*Items from a data source*.
+++
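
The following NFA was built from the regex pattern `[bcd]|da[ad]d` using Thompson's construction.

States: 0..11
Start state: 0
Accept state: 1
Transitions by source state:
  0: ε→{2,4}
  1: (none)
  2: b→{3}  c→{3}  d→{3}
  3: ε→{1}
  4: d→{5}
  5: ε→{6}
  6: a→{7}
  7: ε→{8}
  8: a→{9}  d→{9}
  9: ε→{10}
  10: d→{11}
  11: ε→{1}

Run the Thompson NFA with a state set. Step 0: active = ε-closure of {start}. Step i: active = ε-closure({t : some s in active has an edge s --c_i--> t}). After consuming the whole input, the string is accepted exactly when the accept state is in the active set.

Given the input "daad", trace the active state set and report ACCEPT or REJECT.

Answer: ACCEPT

Derivation:
S₀ = ε-closure({0}) = {0,2,4}
'd' @ 1: {1,3,5,6}  [accepting]
'a' @ 2: {7,8}
'a' @ 3: {9,10}
'd' @ 4: {1,11}  [accepting]
end set {1,11} — state 1 in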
+++
*Task directions*. Make an exact copy of all the entries above.

*Solved exercise*.
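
The following NFA was built from the regex pattern `[bcd]|da[ad]d` using Thompson's construction.

States: 0..11
Start state: 0
Accept state: 1
Transitions by source state:
  0: ε→{2,4}
  1: (none)
  2: b→{3}  c→{3}  d→{3}
  3: ε→{1}
  4: d→{5}
  5: ε→{6}
  6: a→{7}
  7: ε→{8}
  8: a→{9}  d→{9}
  9: ε→{10}
  10: d→{11}
  11: ε→{1}

Run the Thompson NFA with a state set. Step 0: active = ε-closure of {start}. Step i: active = ε-closure({t : some s in active has an edge s --c_i--> t}). After consuming the whole input, the string is accepted exactly when the accept state is in the active set.

Given the input "daad", trace the active state set and report ACCEPT or REJECT.

Answer: ACCEPT

Derivation:
S₀ = ε-closure({0}) = {0,2,4}
'd' @ 1: {1,3,5,6}  [accepting]
'a' @ 2: {7,8}
'a' @ 3: {9,10}
'd' @ 4: {1,11}  [accepting]
end set {1,11} — state 1 in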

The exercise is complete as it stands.